** Opening PROVIDED DATA block **

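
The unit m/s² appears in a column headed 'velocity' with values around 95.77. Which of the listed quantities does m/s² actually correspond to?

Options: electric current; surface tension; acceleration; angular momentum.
acceleration

velocity should have units dimensionally equivalent to m / s (e.g. m/s).
The given unit 'm/s²' reduces to m / s^2. Of the listed options, that is the dimensionality of acceleration.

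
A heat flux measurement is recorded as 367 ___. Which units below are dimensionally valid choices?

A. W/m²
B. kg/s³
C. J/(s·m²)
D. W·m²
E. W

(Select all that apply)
A, B, C

heat flux has SI base units: kg / s^3

Checking each option against kg / s^3:
  A. W/m²: ✓ matches
  B. kg/s³: ✓ matches
  C. J/(s·m²): ✓ matches
  D. W·m²: ✗ does not match
  E. W: ✗ does not match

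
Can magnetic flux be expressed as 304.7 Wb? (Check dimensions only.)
Yes

magnetic flux has SI base units: kg * m^2 / (A * s^2)
Wb reduces to the same SI base units, so it is a valid unit for magnetic flux.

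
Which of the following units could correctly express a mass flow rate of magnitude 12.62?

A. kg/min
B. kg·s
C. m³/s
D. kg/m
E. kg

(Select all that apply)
A

mass flow rate has SI base units: kg / s

Checking each option against kg / s:
  A. kg/min: ✓ matches
  B. kg·s: ✗ does not match
  C. m³/s: ✗ does not match
  D. kg/m: ✗ does not match
  E. kg: ✗ does not match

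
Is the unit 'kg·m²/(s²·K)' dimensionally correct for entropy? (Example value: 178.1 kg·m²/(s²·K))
Yes

entropy has SI base units: kg * m^2 / (s^2 * K)
kg·m²/(s²·K) reduces to the same SI base units, so it is a valid unit for entropy.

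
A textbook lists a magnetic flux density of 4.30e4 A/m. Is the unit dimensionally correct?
No

magnetic flux density has SI base units: kg / (A * s^2)
A/m does NOT reduce to kg / (A * s^2); a valid unit for magnetic flux density would be e.g. T.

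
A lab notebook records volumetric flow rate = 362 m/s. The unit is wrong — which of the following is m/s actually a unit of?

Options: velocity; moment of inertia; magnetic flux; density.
velocity

volumetric flow rate should have units dimensionally equivalent to m^3 / s (e.g. m³/s).
The given unit 'm/s' reduces to m / s. Of the listed options, that is the dimensionality of velocity.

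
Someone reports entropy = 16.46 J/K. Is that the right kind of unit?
Yes

entropy has SI base units: kg * m^2 / (s^2 * K)
J/K reduces to the same SI base units, so it is a valid unit for entropy.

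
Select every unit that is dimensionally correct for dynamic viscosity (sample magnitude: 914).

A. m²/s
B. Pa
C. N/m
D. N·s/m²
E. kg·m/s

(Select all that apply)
D

dynamic viscosity has SI base units: kg / (m * s)

Checking each option against kg / (m * s):
  A. m²/s: ✗ does not match
  B. Pa: ✗ does not match
  C. N/m: ✗ does not match
  D. N·s/m²: ✓ matches
  E. kg·m/s: ✗ does not match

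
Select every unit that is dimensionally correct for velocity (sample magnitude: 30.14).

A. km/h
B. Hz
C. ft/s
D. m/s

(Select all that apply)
A, C, D

velocity has SI base units: m / s

Checking each option against m / s:
  A. km/h: ✓ matches
  B. Hz: ✗ does not match
  C. ft/s: ✓ matches
  D. m/s: ✓ matches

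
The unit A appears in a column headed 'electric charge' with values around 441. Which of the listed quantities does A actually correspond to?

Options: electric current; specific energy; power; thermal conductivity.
electric current

electric charge should have units dimensionally equivalent to A * s (e.g. C).
The given unit 'A' reduces to A. Of the listed options, that is the dimensionality of electric current.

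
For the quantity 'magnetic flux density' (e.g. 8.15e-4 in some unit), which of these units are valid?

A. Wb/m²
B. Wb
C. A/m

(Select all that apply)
A

magnetic flux density has SI base units: kg / (A * s^2)

Checking each option against kg / (A * s^2):
  A. Wb/m²: ✓ matches
  B. Wb: ✗ does not match
  C. A/m: ✗ does not match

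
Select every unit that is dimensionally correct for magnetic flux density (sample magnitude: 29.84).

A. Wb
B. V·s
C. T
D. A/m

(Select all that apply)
C

magnetic flux density has SI base units: kg / (A * s^2)

Checking each option against kg / (A * s^2):
  A. Wb: ✗ does not match
  B. V·s: ✗ does not match
  C. T: ✓ matches
  D. A/m: ✗ does not match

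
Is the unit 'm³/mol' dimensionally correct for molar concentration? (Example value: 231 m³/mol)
No

molar concentration has SI base units: mol / m^3
m³/mol does NOT reduce to mol / m^3; a valid unit for molar concentration would be e.g. mol/m³.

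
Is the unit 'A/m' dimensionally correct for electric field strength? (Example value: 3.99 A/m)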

** Closing PROVIDED DATA block **

- **PROMPT**:
Within the entries above, work out the number of lines that include the string "column" and give only that.

- **RESPONSE**:
2